### AIM OF THE TASK
In the data below, which lines hold the word "Briefing"? Copy them.

[Stored items]
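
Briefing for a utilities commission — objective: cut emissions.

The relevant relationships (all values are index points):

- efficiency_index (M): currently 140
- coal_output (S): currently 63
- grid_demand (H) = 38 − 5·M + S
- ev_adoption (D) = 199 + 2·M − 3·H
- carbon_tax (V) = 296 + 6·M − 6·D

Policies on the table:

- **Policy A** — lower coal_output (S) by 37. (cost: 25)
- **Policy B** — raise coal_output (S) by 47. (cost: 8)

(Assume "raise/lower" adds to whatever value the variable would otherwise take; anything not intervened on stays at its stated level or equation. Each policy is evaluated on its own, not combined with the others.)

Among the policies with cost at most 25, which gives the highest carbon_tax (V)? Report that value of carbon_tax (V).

-11674

Policy A (S − 37):
  M = 140
  S = 63 − 37 = 26
  H = 38 − 5·140 + 26 = -636
  D = 199 + 2·140 − 3·(-636) = 2387
  V = 296 + 6·140 − 6·2387 = -13186
Policy B (S + 47):
  M = 140
  S = 63 + 47 = 110
  H = 38 − 5·140 + 110 = -552
  D = 199 + 2·140 − 3·(-552) = 2135
  V = 296 + 6·140 − 6·2135 = -11674
Comparing — Policy A: V=-13186, Policy B: V=-11674. Highest is -11674 (Policy B).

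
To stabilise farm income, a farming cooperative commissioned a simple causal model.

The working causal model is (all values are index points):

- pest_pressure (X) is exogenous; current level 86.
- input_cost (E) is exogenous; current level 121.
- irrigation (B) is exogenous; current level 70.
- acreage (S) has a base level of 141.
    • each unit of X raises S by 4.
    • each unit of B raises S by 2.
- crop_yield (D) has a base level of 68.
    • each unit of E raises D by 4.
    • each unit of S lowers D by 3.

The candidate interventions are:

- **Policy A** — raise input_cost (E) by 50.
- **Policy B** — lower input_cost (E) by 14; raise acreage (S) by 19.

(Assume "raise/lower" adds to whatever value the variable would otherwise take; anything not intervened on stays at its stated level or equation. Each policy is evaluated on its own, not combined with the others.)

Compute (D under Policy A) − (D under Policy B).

313

Policy A (E + 50):
  X = 86
  E = 121 + 50 = 171
  B = 70
  S = 141 + 4·86 + 2·70 = 625
  D = 68 + 4·171 − 3·625 = -1123
Policy B (E − 14, S + 19):
  X = 86
  E = 121 − 14 = 107
  B = 70
  S = 141 + 4·86 + 2·70 (+19 from intervention) = 644
  D = 68 + 4·107 − 3·644 = -1436
D: -1123 − (-1436) = 313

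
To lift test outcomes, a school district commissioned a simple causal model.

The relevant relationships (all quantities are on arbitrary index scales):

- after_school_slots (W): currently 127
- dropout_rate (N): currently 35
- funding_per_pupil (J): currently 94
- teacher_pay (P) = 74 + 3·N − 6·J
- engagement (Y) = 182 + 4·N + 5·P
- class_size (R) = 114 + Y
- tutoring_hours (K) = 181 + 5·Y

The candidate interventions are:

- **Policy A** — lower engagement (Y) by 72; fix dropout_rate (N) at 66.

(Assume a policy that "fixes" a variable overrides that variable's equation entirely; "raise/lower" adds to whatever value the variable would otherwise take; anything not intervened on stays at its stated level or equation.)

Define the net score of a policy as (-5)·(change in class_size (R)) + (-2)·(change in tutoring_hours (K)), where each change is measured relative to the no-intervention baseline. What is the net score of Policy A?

-7755

Baseline:
  N = 35
  J = 94
  P = 74 + 3·35 − 6·94 = -385
  Y = 182 + 4·35 + 5·(-385) = -1603
  R = 114 + (-1603) = -1489
  K = 181 + 5·(-1603) = -7834
Policy A (Y − 72, N := 66):
  N = 66
  J = 94
  P = 74 + 3·66 − 6·94 = -292
  Y = 182 + 4·66 + 5·(-292) (−72 from intervention) = -1086
  R = 114 + (-1086) = -972
  K = 181 + 5·(-1086) = -5249
ΔR = -972 − (-1489) = 517; ΔK = -5249 − (-7834) = 2585
Score = (-5)·517 + (-2)·2585 = -7755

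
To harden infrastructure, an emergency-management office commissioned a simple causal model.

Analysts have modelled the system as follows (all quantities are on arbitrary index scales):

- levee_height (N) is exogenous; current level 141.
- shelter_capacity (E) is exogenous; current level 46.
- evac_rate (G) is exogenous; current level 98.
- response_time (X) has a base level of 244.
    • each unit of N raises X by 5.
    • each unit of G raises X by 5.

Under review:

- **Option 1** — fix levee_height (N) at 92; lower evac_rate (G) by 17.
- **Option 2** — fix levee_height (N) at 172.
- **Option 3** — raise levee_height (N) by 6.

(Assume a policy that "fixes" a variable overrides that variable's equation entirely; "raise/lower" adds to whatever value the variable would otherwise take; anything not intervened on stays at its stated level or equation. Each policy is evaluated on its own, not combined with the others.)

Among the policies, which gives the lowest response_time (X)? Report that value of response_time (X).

Option 1 (N := 92, G − 17):
  N = 92
  G = 98 − 17 = 81
  X = 244 + 5·92 + 5·81 = 1109
Option 2 (N := 172):
  N = 172
  G = 98
  X = 244 + 5·172 + 5·98 = 1594
Option 3 (N + 6):
  N = 141 + 6 = 147
  G = 98
  X = 244 + 5·147 + 5·98 = 1469
Comparing — Option 1: X=1109, Option 2: X=1594, Option 3: X=1469. Lowest is 1109 (Option 1).

1109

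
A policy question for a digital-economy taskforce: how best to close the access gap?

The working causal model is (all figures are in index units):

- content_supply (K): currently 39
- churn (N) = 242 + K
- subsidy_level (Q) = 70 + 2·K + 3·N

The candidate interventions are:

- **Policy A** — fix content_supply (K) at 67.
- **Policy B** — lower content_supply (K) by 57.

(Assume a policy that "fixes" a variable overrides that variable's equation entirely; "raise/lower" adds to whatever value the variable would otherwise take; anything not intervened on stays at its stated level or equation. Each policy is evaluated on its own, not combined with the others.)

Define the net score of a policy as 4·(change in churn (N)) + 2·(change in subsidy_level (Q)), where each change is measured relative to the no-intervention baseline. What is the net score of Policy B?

-798

Baseline:
  K = 39
  N = 242 + 39 = 281
  Q = 70 + 2·39 + 3·281 = 991
Policy B (K − 57):
  K = 39 − 57 = -18
  N = 242 + (-18) = 224
  Q = 70 + 2·(-18) + 3·224 = 706
ΔN = 224 − 281 = -57; ΔQ = 706 − 991 = -285
Score = 4·(-57) + 2·(-285) = -798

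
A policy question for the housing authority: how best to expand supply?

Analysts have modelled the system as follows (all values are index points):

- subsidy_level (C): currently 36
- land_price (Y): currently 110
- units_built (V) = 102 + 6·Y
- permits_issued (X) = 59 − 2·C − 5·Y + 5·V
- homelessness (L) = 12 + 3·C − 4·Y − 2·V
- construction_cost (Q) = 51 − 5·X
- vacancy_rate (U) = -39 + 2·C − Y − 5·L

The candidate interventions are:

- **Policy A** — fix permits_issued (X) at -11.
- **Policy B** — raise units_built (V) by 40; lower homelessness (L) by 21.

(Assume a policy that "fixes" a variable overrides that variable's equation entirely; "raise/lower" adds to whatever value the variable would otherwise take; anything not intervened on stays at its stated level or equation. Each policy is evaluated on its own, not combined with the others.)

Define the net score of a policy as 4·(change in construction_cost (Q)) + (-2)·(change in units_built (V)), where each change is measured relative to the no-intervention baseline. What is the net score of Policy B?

Baseline:
  C = 36
  Y = 110
  V = 102 + 6·110 = 762
  X = 59 − 2·36 − 5·110 + 5·762 = 3247
  Q = 51 − 5·3247 = -16184
Policy B (V + 40, L − 21):
  C = 36
  Y = 110
  V = 102 + 6·110 (+40 from intervention) = 802
  X = 59 − 2·36 − 5·110 + 5·802 = 3447
  Q = 51 − 5·3447 = -17184
ΔQ = -17184 − (-16184) = -1000; ΔV = 802 − 762 = 40
Score = 4·(-1000) + (-2)·40 = -4080

-4080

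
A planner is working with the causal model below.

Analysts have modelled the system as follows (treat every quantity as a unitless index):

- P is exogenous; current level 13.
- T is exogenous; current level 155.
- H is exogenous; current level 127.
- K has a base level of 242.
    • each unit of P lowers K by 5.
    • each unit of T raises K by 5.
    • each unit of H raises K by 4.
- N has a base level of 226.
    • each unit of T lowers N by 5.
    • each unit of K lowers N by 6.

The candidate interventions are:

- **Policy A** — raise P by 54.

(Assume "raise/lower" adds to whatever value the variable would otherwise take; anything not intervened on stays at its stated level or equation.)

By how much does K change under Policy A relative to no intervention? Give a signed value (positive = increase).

-270

Baseline:
  P = 13
  T = 155
  H = 127
  K = 242 − 5·13 + 5·155 + 4·127 = 1460
Policy A (P + 54):
  P = 13 + 54 = 67
  T = 155
  H = 127
  K = 242 − 5·67 + 5·155 + 4·127 = 1190
Change in K: 1190 − 1460 = -270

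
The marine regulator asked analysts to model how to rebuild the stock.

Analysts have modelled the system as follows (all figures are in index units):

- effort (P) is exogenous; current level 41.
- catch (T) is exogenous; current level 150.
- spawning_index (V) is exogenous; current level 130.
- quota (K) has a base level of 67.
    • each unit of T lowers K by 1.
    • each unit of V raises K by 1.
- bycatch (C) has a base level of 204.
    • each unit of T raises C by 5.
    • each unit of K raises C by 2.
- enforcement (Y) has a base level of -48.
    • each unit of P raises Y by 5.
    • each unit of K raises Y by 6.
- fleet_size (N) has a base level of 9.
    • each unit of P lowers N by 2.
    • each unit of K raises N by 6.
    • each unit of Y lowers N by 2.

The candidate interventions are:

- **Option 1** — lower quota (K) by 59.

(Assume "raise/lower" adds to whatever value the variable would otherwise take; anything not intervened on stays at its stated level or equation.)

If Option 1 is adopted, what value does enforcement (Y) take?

Option 1 (K − 59):
  P = 41
  T = 150
  V = 130
  K = 67 − 150 + 130 (−59 from intervention) = -12
  Y = -48 + 5·41 + 6·(-12) = 85

85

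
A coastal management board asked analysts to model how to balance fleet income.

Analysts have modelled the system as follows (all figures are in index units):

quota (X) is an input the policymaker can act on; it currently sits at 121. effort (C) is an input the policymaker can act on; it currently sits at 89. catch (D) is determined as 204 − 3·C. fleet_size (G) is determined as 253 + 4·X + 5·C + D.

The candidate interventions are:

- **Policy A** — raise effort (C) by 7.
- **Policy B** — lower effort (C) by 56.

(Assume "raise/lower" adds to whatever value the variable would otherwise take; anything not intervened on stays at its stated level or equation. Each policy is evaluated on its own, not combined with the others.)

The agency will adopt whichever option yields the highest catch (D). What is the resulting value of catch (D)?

Policy A (C + 7):
  C = 89 + 7 = 96
  D = 204 − 3·96 = -84
Policy B (C − 56):
  C = 89 − 56 = 33
  D = 204 − 3·33 = 105
Comparing — Policy A: D=-84, Policy B: D=105. Highest is 105 (Policy B).

105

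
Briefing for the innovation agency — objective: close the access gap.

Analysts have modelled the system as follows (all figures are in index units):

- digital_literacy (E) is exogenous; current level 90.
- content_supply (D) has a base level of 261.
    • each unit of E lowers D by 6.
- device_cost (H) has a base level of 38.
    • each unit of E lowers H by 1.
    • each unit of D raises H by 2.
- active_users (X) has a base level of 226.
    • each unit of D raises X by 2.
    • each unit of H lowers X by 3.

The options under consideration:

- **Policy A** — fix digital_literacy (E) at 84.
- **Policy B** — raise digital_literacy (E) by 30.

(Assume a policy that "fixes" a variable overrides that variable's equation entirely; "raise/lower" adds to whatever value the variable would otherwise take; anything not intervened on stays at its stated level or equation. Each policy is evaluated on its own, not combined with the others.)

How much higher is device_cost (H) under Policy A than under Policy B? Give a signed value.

468

Policy A (E := 84):
  E = 84
  D = 261 − 6·84 = -243
  H = 38 − 84 + 2·(-243) = -532
Policy B (E + 30):
  E = 90 + 30 = 120
  D = 261 − 6·120 = -459
  H = 38 − 120 + 2·(-459) = -1000
H: -532 − (-1000) = 468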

### SOLUTION FOR THIS TASK
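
Briefing for a utilities commission — objective: cut emissions.
Briefing for the innovation agency — objective: close the access gap.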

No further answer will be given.